EXERCISE DETAILS: When the line containing "-10a-15b = 0" appears in the data below, begin copying there and stop only after the line containing "b subject to the 2 relations".

_____

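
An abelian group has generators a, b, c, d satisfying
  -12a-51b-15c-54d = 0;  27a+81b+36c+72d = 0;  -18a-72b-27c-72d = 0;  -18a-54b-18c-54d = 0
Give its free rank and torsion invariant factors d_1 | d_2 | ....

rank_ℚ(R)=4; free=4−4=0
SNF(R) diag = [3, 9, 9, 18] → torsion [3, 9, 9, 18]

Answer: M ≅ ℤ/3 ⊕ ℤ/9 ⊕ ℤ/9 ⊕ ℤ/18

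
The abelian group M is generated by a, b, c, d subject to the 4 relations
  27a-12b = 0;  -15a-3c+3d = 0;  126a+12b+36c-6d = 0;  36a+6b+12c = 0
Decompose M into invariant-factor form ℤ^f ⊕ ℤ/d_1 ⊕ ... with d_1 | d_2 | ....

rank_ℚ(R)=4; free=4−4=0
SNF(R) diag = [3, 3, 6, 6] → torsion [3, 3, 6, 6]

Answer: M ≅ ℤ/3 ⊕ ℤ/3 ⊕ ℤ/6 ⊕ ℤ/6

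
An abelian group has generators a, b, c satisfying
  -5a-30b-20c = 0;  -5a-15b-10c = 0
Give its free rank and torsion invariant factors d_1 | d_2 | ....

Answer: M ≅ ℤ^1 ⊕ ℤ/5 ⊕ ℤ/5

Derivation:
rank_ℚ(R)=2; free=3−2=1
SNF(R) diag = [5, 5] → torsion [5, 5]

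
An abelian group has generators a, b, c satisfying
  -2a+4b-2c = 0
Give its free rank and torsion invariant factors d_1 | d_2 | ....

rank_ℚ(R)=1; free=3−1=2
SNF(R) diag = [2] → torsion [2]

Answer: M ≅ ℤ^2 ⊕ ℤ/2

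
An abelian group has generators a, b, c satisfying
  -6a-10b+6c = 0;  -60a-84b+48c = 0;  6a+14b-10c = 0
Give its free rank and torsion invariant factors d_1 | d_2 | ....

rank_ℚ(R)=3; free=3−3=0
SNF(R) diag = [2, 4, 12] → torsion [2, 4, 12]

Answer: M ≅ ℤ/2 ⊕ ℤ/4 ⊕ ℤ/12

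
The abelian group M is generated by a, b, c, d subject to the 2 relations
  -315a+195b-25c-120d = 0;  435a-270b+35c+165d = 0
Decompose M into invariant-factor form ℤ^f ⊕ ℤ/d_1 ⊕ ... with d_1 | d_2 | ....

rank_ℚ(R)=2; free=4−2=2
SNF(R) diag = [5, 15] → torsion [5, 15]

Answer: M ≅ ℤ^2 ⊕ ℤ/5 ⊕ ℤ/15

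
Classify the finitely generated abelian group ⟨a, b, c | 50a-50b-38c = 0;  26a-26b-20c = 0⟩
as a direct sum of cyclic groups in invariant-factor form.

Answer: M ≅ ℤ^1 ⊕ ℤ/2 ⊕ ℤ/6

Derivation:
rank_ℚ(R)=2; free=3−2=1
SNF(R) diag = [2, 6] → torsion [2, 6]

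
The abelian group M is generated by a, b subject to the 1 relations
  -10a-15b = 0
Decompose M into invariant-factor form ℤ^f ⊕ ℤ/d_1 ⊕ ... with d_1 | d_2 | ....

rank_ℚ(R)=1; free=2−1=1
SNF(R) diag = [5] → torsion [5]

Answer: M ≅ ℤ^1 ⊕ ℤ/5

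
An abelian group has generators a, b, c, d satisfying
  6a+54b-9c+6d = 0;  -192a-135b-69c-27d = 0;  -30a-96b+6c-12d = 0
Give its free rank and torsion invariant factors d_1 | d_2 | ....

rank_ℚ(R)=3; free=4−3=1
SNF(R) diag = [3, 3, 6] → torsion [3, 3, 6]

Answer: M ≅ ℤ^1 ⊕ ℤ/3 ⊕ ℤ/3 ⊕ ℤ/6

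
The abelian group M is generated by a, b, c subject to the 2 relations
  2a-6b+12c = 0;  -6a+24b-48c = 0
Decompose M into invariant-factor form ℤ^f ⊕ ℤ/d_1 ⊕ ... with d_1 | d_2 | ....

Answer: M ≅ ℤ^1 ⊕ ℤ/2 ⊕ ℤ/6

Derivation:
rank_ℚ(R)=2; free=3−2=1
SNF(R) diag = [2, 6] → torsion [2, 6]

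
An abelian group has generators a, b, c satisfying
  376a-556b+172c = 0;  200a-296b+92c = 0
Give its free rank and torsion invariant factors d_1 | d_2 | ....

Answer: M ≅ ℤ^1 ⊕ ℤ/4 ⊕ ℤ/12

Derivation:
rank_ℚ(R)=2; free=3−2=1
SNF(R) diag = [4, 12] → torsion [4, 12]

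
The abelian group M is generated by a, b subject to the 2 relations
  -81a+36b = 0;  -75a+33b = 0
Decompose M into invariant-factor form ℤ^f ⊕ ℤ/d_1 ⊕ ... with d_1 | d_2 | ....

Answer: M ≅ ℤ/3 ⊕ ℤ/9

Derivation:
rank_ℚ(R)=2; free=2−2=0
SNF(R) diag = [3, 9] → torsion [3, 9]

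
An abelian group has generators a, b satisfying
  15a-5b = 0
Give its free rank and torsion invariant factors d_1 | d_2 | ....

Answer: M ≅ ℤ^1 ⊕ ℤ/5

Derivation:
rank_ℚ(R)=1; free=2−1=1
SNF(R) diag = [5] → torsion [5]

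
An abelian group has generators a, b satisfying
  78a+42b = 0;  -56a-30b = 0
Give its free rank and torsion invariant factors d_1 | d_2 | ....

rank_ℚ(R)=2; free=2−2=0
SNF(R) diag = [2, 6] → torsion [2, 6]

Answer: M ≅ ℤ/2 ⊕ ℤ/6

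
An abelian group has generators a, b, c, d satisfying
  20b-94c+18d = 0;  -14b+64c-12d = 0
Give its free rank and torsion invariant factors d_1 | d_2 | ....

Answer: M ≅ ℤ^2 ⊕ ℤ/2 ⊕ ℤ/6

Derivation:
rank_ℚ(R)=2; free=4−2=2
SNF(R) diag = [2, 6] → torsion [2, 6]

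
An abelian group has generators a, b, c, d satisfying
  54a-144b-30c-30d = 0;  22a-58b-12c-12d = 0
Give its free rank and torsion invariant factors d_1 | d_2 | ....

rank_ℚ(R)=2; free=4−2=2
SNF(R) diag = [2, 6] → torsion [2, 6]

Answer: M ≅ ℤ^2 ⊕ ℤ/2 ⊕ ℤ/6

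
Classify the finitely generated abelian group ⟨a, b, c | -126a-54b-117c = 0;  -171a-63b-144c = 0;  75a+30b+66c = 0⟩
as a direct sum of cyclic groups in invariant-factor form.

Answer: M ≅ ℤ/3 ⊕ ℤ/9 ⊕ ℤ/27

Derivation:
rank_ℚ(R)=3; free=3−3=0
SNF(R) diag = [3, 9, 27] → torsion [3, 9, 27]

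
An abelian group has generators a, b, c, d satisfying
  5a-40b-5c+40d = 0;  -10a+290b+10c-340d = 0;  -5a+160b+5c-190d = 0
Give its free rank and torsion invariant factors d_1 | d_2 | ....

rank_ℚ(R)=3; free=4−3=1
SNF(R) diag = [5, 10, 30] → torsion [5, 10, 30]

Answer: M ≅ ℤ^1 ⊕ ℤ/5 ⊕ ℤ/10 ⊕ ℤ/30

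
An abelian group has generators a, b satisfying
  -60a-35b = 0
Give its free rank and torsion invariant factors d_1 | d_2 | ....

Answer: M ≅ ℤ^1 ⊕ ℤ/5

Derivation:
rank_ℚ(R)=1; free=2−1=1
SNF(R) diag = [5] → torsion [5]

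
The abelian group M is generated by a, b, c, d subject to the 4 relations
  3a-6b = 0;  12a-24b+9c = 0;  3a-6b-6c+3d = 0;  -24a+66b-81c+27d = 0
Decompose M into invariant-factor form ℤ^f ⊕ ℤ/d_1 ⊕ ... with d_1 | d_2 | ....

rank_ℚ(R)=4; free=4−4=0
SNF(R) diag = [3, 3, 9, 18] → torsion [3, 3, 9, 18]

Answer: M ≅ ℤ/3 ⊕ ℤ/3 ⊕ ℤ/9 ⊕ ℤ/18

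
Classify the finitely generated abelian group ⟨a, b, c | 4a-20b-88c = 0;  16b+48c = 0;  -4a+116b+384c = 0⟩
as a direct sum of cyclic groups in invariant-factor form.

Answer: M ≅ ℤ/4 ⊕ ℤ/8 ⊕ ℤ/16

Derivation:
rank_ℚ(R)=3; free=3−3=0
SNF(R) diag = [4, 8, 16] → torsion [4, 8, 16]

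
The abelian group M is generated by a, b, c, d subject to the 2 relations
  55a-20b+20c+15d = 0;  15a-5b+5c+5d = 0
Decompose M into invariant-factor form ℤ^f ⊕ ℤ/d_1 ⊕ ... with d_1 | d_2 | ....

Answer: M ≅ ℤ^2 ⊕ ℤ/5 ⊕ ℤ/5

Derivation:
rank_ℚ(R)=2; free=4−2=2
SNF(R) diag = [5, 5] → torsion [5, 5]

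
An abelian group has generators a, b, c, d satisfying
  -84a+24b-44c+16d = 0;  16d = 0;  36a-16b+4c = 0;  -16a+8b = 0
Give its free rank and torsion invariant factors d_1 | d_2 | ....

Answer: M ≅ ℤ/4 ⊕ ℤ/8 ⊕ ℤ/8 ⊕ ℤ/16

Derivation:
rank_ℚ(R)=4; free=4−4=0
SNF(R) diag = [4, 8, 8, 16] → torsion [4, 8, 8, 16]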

_____

ANSWER BOX:
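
  -10a-15b = 0
Decompose M into invariant-factor form ℤ^f ⊕ ℤ/d_1 ⊕ ... with d_1 | d_2 | ....

rank_ℚ(R)=1; free=2−1=1
SNF(R) diag = [5] → torsion [5]

Answer: M ≅ ℤ^1 ⊕ ℤ/5

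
An abelian group has generators a, b, c, d satisfying
  6a+54b-9c+6d = 0;  -192a-135b-69c-27d = 0;  -30a-96b+6c-12d = 0
Give its free rank and torsion invariant factors d_1 | d_2 | ....

rank_ℚ(R)=3; free=4−3=1
SNF(R) diag = [3, 3, 6] → torsion [3, 3, 6]

Answer: M ≅ ℤ^1 ⊕ ℤ/3 ⊕ ℤ/3 ⊕ ℤ/6

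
The abelian group M is generated by a, b, c subject to the 2 relations
  2a-6b+12c = 0;  -6a+24b-48c = 0
Decompose M into invariant-factor form ℤ^f ⊕ ℤ/d_1 ⊕ ... with d_1 | d_2 | ....

Answer: M ≅ ℤ^1 ⊕ ℤ/2 ⊕ ℤ/6

Derivation:
rank_ℚ(R)=2; free=3−2=1
SNF(R) diag = [2, 6] → torsion [2, 6]

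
An abelian group has generators a, b, c satisfying
  376a-556b+172c = 0;  200a-296b+92c = 0
Give its free rank and torsion invariant factors d_1 | d_2 | ....

Answer: M ≅ ℤ^1 ⊕ ℤ/4 ⊕ ℤ/12

Derivation:
rank_ℚ(R)=2; free=3−2=1
SNF(R) diag = [4, 12] → torsion [4, 12]

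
The abelian group M is generated by a, b subject to the 2 relations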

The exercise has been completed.